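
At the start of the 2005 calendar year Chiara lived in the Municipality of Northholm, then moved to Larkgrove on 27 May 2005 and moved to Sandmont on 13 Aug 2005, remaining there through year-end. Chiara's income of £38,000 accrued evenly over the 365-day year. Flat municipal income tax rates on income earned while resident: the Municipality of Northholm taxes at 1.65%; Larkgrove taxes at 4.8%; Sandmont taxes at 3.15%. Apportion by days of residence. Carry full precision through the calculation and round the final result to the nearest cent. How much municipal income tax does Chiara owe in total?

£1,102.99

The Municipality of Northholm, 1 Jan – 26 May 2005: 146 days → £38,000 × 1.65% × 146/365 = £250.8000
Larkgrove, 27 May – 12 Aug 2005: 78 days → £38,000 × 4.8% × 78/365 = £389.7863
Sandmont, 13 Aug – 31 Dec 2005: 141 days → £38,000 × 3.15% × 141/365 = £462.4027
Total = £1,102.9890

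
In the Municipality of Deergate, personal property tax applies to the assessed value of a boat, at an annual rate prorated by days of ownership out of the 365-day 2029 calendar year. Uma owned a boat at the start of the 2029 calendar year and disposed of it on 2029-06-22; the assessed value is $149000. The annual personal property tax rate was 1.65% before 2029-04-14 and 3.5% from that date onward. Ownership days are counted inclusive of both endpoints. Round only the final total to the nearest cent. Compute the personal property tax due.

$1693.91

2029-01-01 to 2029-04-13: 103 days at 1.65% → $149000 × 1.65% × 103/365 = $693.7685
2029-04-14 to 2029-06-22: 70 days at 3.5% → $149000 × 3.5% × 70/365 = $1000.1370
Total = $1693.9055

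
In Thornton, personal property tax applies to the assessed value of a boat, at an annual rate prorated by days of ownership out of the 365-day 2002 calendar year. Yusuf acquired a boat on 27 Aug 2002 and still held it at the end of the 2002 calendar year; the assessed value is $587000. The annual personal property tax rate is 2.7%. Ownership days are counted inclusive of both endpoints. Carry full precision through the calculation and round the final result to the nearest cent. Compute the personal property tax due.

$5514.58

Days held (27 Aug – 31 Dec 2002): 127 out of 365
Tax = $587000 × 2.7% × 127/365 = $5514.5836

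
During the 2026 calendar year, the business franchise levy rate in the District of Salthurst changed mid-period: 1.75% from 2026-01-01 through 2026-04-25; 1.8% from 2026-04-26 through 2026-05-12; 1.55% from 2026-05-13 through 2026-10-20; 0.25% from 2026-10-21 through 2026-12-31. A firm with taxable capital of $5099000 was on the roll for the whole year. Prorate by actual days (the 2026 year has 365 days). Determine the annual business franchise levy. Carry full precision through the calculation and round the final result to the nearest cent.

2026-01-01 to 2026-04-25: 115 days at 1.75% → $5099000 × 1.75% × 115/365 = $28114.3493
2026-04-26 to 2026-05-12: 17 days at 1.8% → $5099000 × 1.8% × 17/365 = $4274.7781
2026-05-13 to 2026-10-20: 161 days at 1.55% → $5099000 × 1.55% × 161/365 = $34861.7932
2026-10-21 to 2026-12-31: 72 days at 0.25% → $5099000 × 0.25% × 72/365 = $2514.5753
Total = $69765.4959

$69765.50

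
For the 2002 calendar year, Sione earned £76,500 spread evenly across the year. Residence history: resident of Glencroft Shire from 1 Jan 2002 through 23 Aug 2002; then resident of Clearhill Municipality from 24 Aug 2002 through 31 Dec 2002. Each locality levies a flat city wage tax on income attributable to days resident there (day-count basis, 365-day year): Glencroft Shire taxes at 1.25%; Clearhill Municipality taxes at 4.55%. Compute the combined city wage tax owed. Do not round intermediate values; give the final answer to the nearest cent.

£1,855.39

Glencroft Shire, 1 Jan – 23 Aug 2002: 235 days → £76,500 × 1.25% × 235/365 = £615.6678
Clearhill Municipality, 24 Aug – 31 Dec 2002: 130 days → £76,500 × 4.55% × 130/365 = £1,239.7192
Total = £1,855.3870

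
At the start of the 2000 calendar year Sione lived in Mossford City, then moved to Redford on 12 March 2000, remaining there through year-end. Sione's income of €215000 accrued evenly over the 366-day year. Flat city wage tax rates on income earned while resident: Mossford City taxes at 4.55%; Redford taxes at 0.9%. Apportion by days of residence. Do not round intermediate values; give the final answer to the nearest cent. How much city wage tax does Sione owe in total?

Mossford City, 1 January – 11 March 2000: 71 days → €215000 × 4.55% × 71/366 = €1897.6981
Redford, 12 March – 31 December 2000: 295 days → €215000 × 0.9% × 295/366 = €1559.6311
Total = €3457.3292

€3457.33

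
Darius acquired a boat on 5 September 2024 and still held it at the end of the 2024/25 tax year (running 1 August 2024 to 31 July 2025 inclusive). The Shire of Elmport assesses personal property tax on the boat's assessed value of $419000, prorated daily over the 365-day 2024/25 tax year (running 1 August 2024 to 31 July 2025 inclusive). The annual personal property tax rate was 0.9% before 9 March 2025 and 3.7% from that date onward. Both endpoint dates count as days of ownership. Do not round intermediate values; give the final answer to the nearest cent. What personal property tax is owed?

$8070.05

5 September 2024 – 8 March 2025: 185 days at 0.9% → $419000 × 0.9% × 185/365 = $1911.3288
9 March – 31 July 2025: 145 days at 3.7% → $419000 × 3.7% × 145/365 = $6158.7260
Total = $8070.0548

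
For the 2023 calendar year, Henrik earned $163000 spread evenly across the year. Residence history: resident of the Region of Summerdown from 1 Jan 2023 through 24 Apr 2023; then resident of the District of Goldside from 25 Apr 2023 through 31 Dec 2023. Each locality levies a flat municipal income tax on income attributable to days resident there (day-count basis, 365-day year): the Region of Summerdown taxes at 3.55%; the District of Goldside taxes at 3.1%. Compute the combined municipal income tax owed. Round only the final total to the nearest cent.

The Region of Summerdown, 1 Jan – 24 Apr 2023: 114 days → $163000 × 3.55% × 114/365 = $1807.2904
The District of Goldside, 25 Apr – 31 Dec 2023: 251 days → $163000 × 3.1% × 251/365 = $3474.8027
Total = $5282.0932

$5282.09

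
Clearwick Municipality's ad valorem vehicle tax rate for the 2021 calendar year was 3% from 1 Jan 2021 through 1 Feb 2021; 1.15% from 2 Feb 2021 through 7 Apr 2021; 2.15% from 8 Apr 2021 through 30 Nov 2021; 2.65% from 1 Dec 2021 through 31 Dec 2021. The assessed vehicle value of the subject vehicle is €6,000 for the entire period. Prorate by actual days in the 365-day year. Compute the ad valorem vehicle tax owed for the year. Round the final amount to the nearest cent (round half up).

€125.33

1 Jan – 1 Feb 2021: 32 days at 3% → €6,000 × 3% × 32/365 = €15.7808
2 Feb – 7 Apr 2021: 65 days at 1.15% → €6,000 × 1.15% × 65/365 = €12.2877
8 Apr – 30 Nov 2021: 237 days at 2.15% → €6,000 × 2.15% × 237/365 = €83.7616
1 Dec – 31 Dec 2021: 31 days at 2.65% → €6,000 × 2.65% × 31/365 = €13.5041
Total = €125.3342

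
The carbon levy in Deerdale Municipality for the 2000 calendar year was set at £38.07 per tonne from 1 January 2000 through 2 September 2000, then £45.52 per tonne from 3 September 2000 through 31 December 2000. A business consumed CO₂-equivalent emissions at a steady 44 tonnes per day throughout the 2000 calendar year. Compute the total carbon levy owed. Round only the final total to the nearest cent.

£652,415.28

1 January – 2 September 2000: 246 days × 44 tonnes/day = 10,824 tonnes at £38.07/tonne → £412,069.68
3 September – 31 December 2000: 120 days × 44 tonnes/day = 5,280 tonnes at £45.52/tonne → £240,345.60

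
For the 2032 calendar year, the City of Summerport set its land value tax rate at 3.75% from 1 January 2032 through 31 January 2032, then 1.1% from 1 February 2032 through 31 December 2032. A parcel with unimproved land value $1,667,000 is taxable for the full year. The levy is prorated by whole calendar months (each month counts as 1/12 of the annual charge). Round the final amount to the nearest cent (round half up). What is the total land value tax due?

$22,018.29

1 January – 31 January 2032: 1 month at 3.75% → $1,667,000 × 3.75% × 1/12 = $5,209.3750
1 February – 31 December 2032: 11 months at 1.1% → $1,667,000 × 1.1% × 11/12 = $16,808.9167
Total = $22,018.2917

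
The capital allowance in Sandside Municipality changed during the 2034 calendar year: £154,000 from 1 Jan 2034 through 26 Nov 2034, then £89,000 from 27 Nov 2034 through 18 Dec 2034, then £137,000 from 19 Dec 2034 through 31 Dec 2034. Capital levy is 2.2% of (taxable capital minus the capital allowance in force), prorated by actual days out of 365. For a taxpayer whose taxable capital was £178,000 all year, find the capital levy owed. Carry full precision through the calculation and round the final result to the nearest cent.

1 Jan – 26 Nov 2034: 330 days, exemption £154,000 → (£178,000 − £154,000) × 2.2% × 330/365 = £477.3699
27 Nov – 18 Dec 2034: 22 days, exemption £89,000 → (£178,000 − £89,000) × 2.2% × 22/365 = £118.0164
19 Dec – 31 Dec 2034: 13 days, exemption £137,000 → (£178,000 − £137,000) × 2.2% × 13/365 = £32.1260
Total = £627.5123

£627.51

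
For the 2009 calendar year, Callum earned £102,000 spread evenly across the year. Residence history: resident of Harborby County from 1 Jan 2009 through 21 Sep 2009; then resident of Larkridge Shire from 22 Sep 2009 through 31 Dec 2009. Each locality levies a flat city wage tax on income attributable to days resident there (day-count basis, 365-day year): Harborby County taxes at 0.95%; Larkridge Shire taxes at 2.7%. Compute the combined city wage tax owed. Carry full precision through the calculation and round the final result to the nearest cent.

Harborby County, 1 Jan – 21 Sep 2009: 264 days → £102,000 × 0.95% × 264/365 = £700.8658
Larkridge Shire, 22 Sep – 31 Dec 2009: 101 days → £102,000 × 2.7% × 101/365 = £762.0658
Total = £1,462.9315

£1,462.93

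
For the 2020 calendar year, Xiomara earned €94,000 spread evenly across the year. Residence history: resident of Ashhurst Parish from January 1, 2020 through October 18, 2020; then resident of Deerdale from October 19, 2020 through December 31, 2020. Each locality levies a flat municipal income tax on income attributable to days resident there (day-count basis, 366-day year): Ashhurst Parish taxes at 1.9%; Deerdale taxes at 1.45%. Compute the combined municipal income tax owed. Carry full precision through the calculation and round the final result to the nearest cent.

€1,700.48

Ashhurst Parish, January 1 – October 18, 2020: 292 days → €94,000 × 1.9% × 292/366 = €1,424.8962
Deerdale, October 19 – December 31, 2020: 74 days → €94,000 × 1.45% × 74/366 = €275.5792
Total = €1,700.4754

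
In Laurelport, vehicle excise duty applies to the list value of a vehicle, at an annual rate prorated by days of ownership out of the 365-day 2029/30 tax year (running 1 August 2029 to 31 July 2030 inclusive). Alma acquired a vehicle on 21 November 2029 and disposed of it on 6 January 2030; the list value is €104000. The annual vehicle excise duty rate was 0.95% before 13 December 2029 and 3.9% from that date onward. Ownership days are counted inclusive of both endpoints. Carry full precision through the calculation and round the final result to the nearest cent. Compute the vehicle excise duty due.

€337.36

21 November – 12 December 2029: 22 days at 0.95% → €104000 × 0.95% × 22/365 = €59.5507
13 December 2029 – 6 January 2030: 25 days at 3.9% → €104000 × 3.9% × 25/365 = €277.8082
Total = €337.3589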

[WHAT TO PRODUCE]: All that is wanted is the line with "For the 2020" and every later line in the entries, reproduced exactly.

[WRITTEN REPLY]:
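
For the 2020 calendar year, Xiomara earned €94,000 spread evenly across the year. Residence history: resident of Ashhurst Parish from January 1, 2020 through October 18, 2020; then resident of Deerdale from October 19, 2020 through December 31, 2020. Each locality levies a flat municipal income tax on income attributable to days resident there (day-count basis, 366-day year): Ashhurst Parish taxes at 1.9%; Deerdale taxes at 1.45%. Compute the combined municipal income tax owed. Carry full precision through the calculation and round the final result to the nearest cent.

€1,700.48

Ashhurst Parish, January 1 – October 18, 2020: 292 days → €94,000 × 1.9% × 292/366 = €1,424.8962
Deerdale, October 19 – December 31, 2020: 74 days → €94,000 × 1.45% × 74/366 = €275.5792
Total = €1,700.4754

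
In Laurelport, vehicle excise duty applies to the list value of a vehicle, at an annual rate prorated by days of ownership out of the 365-day 2029/30 tax year (running 1 August 2029 to 31 July 2030 inclusive). Alma acquired a vehicle on 21 November 2029 and disposed of it on 6 January 2030; the list value is €104000. The annual vehicle excise duty rate was 0.95% before 13 December 2029 and 3.9% from that date onward. Ownership days are counted inclusive of both endpoints. Carry full precision through the calculation and round the final result to the nearest cent. Compute the vehicle excise duty due.

€337.36

21 November – 12 December 2029: 22 days at 0.95% → €104000 × 0.95% × 22/365 = €59.5507
13 December 2029 – 6 January 2030: 25 days at 3.9% → €104000 × 3.9% × 25/365 = €277.8082
Total = €337.3589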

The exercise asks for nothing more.